If a line in the listing below has the string "graph", copy it out.
———
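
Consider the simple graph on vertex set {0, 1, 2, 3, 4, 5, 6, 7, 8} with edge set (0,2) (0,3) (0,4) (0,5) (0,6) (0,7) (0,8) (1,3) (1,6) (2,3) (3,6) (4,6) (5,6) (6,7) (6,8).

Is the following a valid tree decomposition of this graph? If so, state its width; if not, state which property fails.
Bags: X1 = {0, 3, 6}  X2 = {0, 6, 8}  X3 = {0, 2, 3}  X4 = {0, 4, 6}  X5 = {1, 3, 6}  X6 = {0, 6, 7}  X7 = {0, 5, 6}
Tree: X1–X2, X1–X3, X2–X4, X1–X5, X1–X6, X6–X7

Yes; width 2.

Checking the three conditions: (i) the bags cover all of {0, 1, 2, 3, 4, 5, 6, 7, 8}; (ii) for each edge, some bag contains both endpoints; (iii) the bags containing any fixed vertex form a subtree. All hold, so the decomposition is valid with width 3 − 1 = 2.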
———
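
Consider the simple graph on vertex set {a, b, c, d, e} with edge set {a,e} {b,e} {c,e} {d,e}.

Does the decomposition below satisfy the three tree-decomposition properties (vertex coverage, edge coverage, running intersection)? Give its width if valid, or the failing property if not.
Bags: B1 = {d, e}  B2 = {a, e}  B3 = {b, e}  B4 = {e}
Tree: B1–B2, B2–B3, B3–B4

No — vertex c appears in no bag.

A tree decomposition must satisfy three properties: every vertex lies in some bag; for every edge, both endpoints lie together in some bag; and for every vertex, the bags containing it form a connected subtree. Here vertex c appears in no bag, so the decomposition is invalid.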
———
> [RESULT]
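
Consider the simple graph on vertex set {0, 1, 2, 3, 4, 5, 6, 7, 8} with edge set (0,2) (0,3) (0,4) (0,5) (0,6) (0,7) (0,8) (1,3) (1,6) (2,3) (3,6) (4,6) (5,6) (6,7) (6,8).
Is the following a valid tree decomposition of this graph? If so, state its width; if not, state which property fails.
Consider the simple graph on vertex set {a, b, c, d, e} with edge set {a,e} {b,e} {c,e} {d,e}.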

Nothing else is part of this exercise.